BEGIN DATASET CONTENT

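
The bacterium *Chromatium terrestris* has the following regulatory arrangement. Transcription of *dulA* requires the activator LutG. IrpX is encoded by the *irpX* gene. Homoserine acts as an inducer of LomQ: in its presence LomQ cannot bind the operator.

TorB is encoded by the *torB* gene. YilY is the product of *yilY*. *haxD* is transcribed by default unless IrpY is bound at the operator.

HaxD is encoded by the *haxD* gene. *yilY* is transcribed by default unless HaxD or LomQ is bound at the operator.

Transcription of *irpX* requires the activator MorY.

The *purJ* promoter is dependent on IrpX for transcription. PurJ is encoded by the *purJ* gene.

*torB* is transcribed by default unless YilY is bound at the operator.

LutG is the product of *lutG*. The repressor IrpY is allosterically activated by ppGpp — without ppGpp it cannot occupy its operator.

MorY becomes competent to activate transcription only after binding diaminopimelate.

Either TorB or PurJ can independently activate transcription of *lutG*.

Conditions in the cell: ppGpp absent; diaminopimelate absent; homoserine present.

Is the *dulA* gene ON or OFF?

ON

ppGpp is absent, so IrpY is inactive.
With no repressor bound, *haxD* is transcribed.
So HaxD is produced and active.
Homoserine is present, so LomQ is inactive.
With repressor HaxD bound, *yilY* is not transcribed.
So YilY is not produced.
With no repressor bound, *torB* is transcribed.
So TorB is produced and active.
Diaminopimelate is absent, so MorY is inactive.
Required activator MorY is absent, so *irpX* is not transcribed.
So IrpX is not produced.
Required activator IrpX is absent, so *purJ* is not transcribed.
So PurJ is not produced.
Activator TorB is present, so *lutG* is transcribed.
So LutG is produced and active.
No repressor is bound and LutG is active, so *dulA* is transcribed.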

END DATASET CONTENT

What is needed is an exact repetition of the lines from the first line of the records through the line containing "Conditions in the", both ends included, and nothing more.

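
The bacterium *Chromatium terrestris* has the following regulatory arrangement. Transcription of *dulA* requires the activator LutG. IrpX is encoded by the *irpX* gene. Homoserine acts as an inducer of LomQ: in its presence LomQ cannot bind the operator.

TorB is encoded by the *torB* gene. YilY is the product of *yilY*. *haxD* is transcribed by default unless IrpY is bound at the operator.

HaxD is encoded by the *haxD* gene. *yilY* is transcribed by default unless HaxD or LomQ is bound at the operator.

Transcription of *irpX* requires the activator MorY.

The *purJ* promoter is dependent on IrpX for transcription. PurJ is encoded by the *purJ* gene.

*torB* is transcribed by default unless YilY is bound at the operator.

LutG is the product of *lutG*. The repressor IrpY is allosterically activated by ppGpp — without ppGpp it cannot occupy its operator.

MorY becomes competent to activate transcription only after binding diaminopimelate.

Either TorB or PurJ can independently activate transcription of *lutG*.

Conditions in the cell: ppGpp absent; diaminopimelate absent; homoserine present.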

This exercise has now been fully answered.